Task objective
Print the records again, matching each line exactly.

Supplied entries
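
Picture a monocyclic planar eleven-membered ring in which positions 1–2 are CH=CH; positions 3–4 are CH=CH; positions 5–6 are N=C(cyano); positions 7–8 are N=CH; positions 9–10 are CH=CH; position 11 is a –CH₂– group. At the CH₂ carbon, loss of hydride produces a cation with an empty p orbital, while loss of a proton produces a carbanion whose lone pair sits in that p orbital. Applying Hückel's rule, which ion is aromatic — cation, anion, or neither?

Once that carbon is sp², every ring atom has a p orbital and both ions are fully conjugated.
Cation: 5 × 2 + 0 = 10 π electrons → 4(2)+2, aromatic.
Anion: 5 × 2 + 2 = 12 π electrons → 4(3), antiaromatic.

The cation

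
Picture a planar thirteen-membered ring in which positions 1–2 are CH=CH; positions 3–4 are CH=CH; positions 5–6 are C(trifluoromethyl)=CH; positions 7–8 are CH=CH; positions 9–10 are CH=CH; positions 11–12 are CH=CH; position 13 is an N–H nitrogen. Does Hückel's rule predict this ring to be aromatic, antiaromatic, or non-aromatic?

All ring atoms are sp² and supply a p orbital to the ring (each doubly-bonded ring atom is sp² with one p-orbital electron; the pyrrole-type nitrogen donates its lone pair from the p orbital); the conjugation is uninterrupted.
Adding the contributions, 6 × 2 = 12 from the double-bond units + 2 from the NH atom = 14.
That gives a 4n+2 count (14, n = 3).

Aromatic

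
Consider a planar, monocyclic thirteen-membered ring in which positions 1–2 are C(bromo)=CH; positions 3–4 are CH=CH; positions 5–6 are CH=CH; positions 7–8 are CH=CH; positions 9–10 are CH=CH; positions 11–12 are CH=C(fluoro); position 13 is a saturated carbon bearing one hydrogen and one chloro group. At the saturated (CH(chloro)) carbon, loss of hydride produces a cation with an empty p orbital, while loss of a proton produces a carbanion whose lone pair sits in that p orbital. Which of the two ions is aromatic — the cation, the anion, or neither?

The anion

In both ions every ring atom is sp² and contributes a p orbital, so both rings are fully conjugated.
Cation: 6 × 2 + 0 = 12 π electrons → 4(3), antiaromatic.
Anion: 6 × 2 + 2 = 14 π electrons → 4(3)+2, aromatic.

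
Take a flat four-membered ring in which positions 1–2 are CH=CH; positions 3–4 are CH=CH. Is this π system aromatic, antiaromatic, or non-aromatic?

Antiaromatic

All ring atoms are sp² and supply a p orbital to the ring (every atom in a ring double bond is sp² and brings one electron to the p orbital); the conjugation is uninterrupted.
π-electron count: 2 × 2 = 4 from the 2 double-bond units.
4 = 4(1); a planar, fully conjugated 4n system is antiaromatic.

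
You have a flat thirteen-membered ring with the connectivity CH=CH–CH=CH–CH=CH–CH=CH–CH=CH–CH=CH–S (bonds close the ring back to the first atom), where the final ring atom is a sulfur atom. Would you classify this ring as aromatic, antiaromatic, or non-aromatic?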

Task solution
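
Picture a monocyclic planar eleven-membered ring in which positions 1–2 are CH=CH; positions 3–4 are CH=CH; positions 5–6 are N=C(cyano); positions 7–8 are N=CH; positions 9–10 are CH=CH; position 11 is a –CH₂– group. At the CH₂ carbon, loss of hydride produces a cation with an empty p orbital, while loss of a proton produces a carbanion whose lone pair sits in that p orbital. Applying Hückel's rule, which ion is aromatic — cation, anion, or neither?

Once that carbon is sp², every ring atom has a p orbital and both ions are fully conjugated.
Cation: 5 × 2 + 0 = 10 π electrons → 4(2)+2, aromatic.
Anion: 5 × 2 + 2 = 12 π electrons → 4(3), antiaromatic.

The cation

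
Picture a planar thirteen-membered ring in which positions 1–2 are CH=CH; positions 3–4 are CH=CH; positions 5–6 are C(trifluoromethyl)=CH; positions 7–8 are CH=CH; positions 9–10 are CH=CH; positions 11–12 are CH=CH; position 13 is an N–H nitrogen. Does Hückel's rule predict this ring to be aromatic, antiaromatic, or non-aromatic?

All ring atoms are sp² and supply a p orbital to the ring (each doubly-bonded ring atom is sp² with one p-orbital electron; the pyrrole-type nitrogen donates its lone pair from the p orbital); the conjugation is uninterrupted.
Adding the contributions, 6 × 2 = 12 from the double-bond units + 2 from the NH atom = 14.
That gives a 4n+2 count (14, n = 3).

Aromatic

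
Consider a planar, monocyclic thirteen-membered ring in which positions 1–2 are C(bromo)=CH; positions 3–4 are CH=CH; positions 5–6 are CH=CH; positions 7–8 are CH=CH; positions 9–10 are CH=CH; positions 11–12 are CH=C(fluoro); position 13 is a saturated carbon bearing one hydrogen and one chloro group. At the saturated (CH(chloro)) carbon, loss of hydride produces a cation with an empty p orbital, while loss of a proton produces a carbanion whose lone pair sits in that p orbital. Which of the two ions is aromatic — the cation, the anion, or neither?

The anion

In both ions every ring atom is sp² and contributes a p orbital, so both rings are fully conjugated.
Cation: 6 × 2 + 0 = 12 π electrons → 4(3), antiaromatic.
Anion: 6 × 2 + 2 = 14 π electrons → 4(3)+2, aromatic.

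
Take a flat four-membered ring in which positions 1–2 are CH=CH; positions 3–4 are CH=CH. Is this π system aromatic, antiaromatic, or non-aromatic?

Antiaromatic

All ring atoms are sp² and supply a p orbital to the ring (every atom in a ring double bond is sp² and brings one electron to the p orbital); the conjugation is uninterrupted.
π-electron count: 2 × 2 = 4 from the 2 double-bond units.
4 = 4(1); a planar, fully conjugated 4n system is antiaromatic.

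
You have a flat thirteen-membered ring with the connectivity CH=CH–CH=CH–CH=CH–CH=CH–CH=CH–CH=CH–S (bonds close the ring back to the first atom), where the final ring atom is a sulfur atom. Would you classify this ring as aromatic, antiaromatic, or non-aromatic?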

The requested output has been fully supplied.